>>>

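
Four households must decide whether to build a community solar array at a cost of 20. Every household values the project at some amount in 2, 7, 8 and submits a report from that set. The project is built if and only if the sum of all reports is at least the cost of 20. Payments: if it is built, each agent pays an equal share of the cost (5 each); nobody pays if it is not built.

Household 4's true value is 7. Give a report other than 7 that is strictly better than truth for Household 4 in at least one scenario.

8

Suppose Household 1 reports 2, Household 2 reports 2 and Household 3 reports 8.
Report 7: project not built, utility 0.
Report 8: project built, pays 5, utility 7 - 5 = 2.
So reporting 8 beats truth here (2 > 0).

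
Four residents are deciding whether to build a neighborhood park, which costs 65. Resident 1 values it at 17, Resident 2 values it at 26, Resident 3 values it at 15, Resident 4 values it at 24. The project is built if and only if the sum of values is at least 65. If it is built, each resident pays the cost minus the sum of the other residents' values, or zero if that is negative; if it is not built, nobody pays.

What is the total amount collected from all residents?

16

Total value 82 ≥ cost 65, so it is built.
Resident 1: others sum to 65; max(0, 65 - 65) = 0.
Resident 2: others sum to 56; max(0, 65 - 56) = 9.
Resident 3: others sum to 67; max(0, 65 - 67) = 0.
Resident 4: others sum to 58; max(0, 65 - 58) = 7.
Total collected = 0 + 9 + 0 + 7 = 16.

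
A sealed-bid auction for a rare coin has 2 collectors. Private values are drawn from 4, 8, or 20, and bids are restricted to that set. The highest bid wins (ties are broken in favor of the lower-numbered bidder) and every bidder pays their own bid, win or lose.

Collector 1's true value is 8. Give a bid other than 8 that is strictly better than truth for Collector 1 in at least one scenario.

4

Suppose Collector 2 bids 4.
Bid 8: wins, pays 8, utility 8 - 8 = 0.
Bid 4: wins, pays 4, utility 8 - 4 = 4.
So bidding 4 beats truth here (4 > 0).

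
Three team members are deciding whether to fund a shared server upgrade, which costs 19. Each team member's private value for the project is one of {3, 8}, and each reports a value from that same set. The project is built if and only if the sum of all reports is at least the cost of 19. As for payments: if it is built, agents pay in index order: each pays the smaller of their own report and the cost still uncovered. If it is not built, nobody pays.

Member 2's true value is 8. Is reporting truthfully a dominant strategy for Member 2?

No

Consider the case where Member 1 reports 8 and Member 3 reports 8.
Truthful report 8: project built, pays 8, utility 8 - 8 = 0.
Report 3 instead: project built, pays 3, utility 8 - 3 = 5.
Since 5 > 0, reporting 3 is strictly better here, so truthful reporting is not dominant.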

<<<

Directions =
Please reproduce exactly the lines in the listing above from the one containing "Collector 1's true" through the one containing "Three team members", both included, and nothing more.

Written solution =
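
Collector 1's true value is 8. Give a bid other than 8 that is strictly better than truth for Collector 1 in at least one scenario.

4

Suppose Collector 2 bids 4.
Bid 8: wins, pays 8, utility 8 - 8 = 0.
Bid 4: wins, pays 4, utility 8 - 4 = 4.
So bidding 4 beats truth here (4 > 0).

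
Three team members are deciding whether to fund a shared server upgrade, which costs 19. Each team member's private value for the project is one of {3, 8}, and each reports a value from that same set. The project is built if and only if the sum of all reports is at least the cost of 19. As for payments: if it is built, agents pay in index order: each pays the smaller of their own report and the cost still uncovered. If it is not built, nobody pays.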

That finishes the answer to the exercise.